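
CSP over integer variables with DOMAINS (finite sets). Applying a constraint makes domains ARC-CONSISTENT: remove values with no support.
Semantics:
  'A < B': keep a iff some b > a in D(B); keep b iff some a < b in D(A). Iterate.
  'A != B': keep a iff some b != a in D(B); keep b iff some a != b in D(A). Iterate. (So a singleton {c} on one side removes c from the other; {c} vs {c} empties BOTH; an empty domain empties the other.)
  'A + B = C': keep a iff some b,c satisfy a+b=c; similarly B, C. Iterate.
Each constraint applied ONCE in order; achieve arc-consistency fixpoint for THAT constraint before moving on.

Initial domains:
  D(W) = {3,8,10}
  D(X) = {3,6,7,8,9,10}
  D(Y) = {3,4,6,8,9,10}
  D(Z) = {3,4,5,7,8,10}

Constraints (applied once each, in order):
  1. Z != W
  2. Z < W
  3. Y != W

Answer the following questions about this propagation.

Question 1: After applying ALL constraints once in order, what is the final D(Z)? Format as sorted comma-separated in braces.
Constraint 1 (Z != W) on D(Z)={3,4,5,7,8,10} D(W)={3,8,10}: no change
Constraint 2 (Z < W) on D(Z)={3,4,5,7,8,10} D(W)={3,8,10}: Z {3,4,5,7,8,10}->{3,4,5,7,8}; W {3,8,10}->{8,10}
Constraint 3 (Y != W) on D(Y)={3,4,6,8,9,10} D(W)={8,10}: no change
So after all 3 constraints: D(Z) = {3,4,5,7,8}

Answer: {3,4,5,7,8}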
##########
*AIM OF THE TASK*
A reply should hold exactly the lines from the one containing "Each constraint applied" through the end of the data above, nothing more.

*YOUR SOLUTION*
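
Each constraint applied ONCE in order; achieve arc-consistency fixpoint for THAT constraint before moving on.

Initial domains:
  D(W) = {3,8,10}
  D(X) = {3,6,7,8,9,10}
  D(Y) = {3,4,6,8,9,10}
  D(Z) = {3,4,5,7,8,10}

Constraints (applied once each, in order):
  1. Z != W
  2. Z < W
  3. Y != W

Answer the following questions about this propagation.

Question 1: After applying ALL constraints once in order, what is the final D(Z)? Format as sorted comma-separated in braces.
Constraint 1 (Z != W) on D(Z)={3,4,5,7,8,10} D(W)={3,8,10}: no change
Constraint 2 (Z < W) on D(Z)={3,4,5,7,8,10} D(W)={3,8,10}: Z {3,4,5,7,8,10}->{3,4,5,7,8}; W {3,8,10}->{8,10}
Constraint 3 (Y != W) on D(Y)={3,4,6,8,9,10} D(W)={8,10}: no change
So after all 3 constraints: D(Z) = {3,4,5,7,8}

Answer: {3,4,5,7,8}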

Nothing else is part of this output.